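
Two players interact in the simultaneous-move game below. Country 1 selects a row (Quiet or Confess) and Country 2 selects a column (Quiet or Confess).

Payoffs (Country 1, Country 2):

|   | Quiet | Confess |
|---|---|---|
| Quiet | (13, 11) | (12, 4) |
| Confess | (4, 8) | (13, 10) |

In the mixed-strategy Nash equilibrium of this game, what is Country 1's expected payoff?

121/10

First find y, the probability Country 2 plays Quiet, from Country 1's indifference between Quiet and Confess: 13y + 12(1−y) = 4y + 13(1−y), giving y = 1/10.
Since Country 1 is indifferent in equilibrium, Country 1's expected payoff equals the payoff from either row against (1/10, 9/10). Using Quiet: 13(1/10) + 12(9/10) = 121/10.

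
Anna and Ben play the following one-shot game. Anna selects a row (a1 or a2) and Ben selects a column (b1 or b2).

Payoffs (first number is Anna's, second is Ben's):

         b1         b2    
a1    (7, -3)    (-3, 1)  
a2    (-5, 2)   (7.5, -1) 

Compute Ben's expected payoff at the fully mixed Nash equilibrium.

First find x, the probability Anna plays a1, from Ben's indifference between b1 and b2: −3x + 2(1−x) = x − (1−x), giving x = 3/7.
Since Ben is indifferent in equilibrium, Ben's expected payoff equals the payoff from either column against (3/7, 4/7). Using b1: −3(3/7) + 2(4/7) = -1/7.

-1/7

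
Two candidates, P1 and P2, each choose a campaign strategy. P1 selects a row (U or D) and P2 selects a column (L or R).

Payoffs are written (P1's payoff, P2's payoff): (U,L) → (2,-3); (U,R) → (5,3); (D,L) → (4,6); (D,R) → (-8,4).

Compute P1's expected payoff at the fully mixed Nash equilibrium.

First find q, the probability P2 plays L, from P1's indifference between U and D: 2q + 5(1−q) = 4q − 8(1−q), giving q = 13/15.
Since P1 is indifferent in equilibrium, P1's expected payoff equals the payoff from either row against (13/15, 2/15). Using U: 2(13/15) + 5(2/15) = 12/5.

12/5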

:::::

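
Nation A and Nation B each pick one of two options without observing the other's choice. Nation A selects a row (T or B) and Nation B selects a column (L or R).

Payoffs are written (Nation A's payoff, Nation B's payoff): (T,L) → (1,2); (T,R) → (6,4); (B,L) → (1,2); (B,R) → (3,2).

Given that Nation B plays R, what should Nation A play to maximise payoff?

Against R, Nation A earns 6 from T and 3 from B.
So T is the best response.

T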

:::::

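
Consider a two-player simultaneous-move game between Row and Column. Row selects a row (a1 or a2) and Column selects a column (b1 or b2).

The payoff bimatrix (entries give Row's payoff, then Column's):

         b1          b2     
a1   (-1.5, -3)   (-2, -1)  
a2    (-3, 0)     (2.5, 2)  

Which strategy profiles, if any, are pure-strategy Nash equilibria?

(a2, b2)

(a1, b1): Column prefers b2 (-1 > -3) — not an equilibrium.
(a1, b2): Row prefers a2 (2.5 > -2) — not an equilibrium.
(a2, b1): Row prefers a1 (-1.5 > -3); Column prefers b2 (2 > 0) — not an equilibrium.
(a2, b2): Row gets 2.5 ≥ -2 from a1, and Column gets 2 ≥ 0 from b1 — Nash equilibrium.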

:::::

(PROBLEM DETAILS) In the entries above, find the line with "11) | (12, 4) |" and the line with "Payoffs are written (P1's", then set down exactly those two and every line between them, nothing else.

(ANSWER FOR THE TASK)
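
| Quiet | (13, 11) | (12, 4) |
| Confess | (4, 8) | (13, 10) |

In the mixed-strategy Nash equilibrium of this game, what is Country 1's expected payoff?

121/10

First find y, the probability Country 2 plays Quiet, from Country 1's indifference between Quiet and Confess: 13y + 12(1−y) = 4y + 13(1−y), giving y = 1/10.
Since Country 1 is indifferent in equilibrium, Country 1's expected payoff equals the payoff from either row against (1/10, 9/10). Using Quiet: 13(1/10) + 12(9/10) = 121/10.

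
Anna and Ben play the following one-shot game. Anna selects a row (a1 or a2) and Ben selects a column (b1 or b2).

Payoffs (first number is Anna's, second is Ben's):

         b1         b2    
a1    (7, -3)    (-3, 1)  
a2    (-5, 2)   (7.5, -1) 

Compute Ben's expected payoff at the fully mixed Nash equilibrium.

First find x, the probability Anna plays a1, from Ben's indifference between b1 and b2: −3x + 2(1−x) = x − (1−x), giving x = 3/7.
Since Ben is indifferent in equilibrium, Ben's expected payoff equals the payoff from either column against (3/7, 4/7). Using b1: −3(3/7) + 2(4/7) = -1/7.

-1/7

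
Two candidates, P1 and P2, each choose a campaign strategy. P1 selects a row (U or D) and P2 selects a column (L or R).

Payoffs are written (P1's payoff, P2's payoff): (U,L) → (2,-3); (U,R) → (5,3); (D,L) → (4,6); (D,R) → (-8,4).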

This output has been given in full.